▶ **Stored data**:
────────────────
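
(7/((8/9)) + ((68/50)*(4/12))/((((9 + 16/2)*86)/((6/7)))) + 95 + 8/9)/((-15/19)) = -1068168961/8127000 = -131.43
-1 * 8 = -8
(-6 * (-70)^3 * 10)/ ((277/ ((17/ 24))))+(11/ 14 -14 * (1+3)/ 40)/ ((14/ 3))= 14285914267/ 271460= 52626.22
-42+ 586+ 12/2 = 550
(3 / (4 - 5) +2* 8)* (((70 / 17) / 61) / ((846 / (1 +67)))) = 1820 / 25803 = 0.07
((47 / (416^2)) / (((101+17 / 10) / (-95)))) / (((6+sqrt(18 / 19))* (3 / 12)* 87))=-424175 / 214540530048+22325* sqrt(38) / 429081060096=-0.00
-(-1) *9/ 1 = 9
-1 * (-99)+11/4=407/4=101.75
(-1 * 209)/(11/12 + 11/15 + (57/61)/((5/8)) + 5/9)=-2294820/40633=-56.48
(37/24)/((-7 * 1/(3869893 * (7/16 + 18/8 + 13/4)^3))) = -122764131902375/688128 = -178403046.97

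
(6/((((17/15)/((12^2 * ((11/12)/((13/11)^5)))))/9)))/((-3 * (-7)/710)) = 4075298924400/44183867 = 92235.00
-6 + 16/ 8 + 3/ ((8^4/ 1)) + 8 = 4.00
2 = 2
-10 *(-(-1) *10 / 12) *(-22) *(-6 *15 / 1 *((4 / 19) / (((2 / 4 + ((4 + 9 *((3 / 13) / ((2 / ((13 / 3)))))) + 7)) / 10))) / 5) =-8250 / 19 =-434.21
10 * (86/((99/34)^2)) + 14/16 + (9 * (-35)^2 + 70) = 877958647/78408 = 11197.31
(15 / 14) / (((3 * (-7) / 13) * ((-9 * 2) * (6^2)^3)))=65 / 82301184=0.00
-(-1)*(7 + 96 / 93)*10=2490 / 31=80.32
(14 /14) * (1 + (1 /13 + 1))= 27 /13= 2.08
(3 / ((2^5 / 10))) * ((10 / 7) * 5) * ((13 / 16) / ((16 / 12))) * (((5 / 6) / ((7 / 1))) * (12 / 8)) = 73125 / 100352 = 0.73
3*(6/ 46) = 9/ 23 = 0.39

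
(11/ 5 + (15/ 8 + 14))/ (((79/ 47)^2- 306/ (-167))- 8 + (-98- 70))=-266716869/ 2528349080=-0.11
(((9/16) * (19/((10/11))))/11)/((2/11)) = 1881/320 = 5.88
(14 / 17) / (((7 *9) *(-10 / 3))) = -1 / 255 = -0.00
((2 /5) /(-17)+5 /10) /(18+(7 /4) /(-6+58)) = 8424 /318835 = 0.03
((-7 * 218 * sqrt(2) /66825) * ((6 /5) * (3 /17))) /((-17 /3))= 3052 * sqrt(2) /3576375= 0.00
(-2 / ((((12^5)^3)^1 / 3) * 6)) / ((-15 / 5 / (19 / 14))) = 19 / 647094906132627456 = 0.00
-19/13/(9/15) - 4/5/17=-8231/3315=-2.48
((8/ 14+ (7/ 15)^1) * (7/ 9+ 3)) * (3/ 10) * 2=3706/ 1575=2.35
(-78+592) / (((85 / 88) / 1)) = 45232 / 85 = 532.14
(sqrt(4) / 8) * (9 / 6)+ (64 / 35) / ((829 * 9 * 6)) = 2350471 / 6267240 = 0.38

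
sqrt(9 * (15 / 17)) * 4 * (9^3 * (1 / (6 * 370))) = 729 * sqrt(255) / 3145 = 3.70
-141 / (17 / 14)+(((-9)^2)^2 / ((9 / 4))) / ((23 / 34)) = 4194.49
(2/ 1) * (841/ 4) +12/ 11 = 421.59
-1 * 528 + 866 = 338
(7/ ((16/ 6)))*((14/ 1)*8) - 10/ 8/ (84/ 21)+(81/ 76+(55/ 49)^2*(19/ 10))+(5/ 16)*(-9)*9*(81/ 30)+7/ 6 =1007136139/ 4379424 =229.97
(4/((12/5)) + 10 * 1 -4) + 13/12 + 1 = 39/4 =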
────────────────
▶ **WHAT THE TASK REQUIRES**:
Copy the records. Each line should match exactly.

▶ **PROBLEM SOLUTION**:
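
(7/((8/9)) + ((68/50)*(4/12))/((((9 + 16/2)*86)/((6/7)))) + 95 + 8/9)/((-15/19)) = -1068168961/8127000 = -131.43
-1 * 8 = -8
(-6 * (-70)^3 * 10)/ ((277/ ((17/ 24))))+(11/ 14 -14 * (1+3)/ 40)/ ((14/ 3))= 14285914267/ 271460= 52626.22
-42+ 586+ 12/2 = 550
(3 / (4 - 5) +2* 8)* (((70 / 17) / 61) / ((846 / (1 +67)))) = 1820 / 25803 = 0.07
((47 / (416^2)) / (((101+17 / 10) / (-95)))) / (((6+sqrt(18 / 19))* (3 / 12)* 87))=-424175 / 214540530048+22325* sqrt(38) / 429081060096=-0.00
-(-1) *9/ 1 = 9
-1 * (-99)+11/4=407/4=101.75
(-1 * 209)/(11/12 + 11/15 + (57/61)/((5/8)) + 5/9)=-2294820/40633=-56.48
(37/24)/((-7 * 1/(3869893 * (7/16 + 18/8 + 13/4)^3))) = -122764131902375/688128 = -178403046.97

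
(6/((((17/15)/((12^2 * ((11/12)/((13/11)^5)))))/9)))/((-3 * (-7)/710)) = 4075298924400/44183867 = 92235.00
-6 + 16/ 8 + 3/ ((8^4/ 1)) + 8 = 4.00
2 = 2
-10 *(-(-1) *10 / 12) *(-22) *(-6 *15 / 1 *((4 / 19) / (((2 / 4 + ((4 + 9 *((3 / 13) / ((2 / ((13 / 3)))))) + 7)) / 10))) / 5) =-8250 / 19 =-434.21
10 * (86/((99/34)^2)) + 14/16 + (9 * (-35)^2 + 70) = 877958647/78408 = 11197.31
(15 / 14) / (((3 * (-7) / 13) * ((-9 * 2) * (6^2)^3)))=65 / 82301184=0.00
-(-1)*(7 + 96 / 93)*10=2490 / 31=80.32
(14 /14) * (1 + (1 /13 + 1))= 27 /13= 2.08
(3 / ((2^5 / 10))) * ((10 / 7) * 5) * ((13 / 16) / ((16 / 12))) * (((5 / 6) / ((7 / 1))) * (12 / 8)) = 73125 / 100352 = 0.73
3*(6/ 46) = 9/ 23 = 0.39

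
(11/ 5 + (15/ 8 + 14))/ (((79/ 47)^2- 306/ (-167))- 8 + (-98- 70))=-266716869/ 2528349080=-0.11
(((9/16) * (19/((10/11))))/11)/((2/11)) = 1881/320 = 5.88
(14 / 17) / (((7 *9) *(-10 / 3))) = -1 / 255 = -0.00
((2 /5) /(-17)+5 /10) /(18+(7 /4) /(-6+58)) = 8424 /318835 = 0.03
((-7 * 218 * sqrt(2) /66825) * ((6 /5) * (3 /17))) /((-17 /3))= 3052 * sqrt(2) /3576375= 0.00
(-2 / ((((12^5)^3)^1 / 3) * 6)) / ((-15 / 5 / (19 / 14))) = 19 / 647094906132627456 = 0.00
-19/13/(9/15) - 4/5/17=-8231/3315=-2.48
((8/ 14+ (7/ 15)^1) * (7/ 9+ 3)) * (3/ 10) * 2=3706/ 1575=2.35
(-78+592) / (((85 / 88) / 1)) = 45232 / 85 = 532.14
(sqrt(4) / 8) * (9 / 6)+ (64 / 35) / ((829 * 9 * 6)) = 2350471 / 6267240 = 0.38

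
sqrt(9 * (15 / 17)) * 4 * (9^3 * (1 / (6 * 370))) = 729 * sqrt(255) / 3145 = 3.70
-141 / (17 / 14)+(((-9)^2)^2 / ((9 / 4))) / ((23 / 34)) = 4194.49
(2/ 1) * (841/ 4) +12/ 11 = 421.59
-1 * 528 + 866 = 338
(7/ ((16/ 6)))*((14/ 1)*8) - 10/ 8/ (84/ 21)+(81/ 76+(55/ 49)^2*(19/ 10))+(5/ 16)*(-9)*9*(81/ 30)+7/ 6 =1007136139/ 4379424 =229.97
(4/((12/5)) + 10 * 1 -4) + 13/12 + 1 = 39/4 =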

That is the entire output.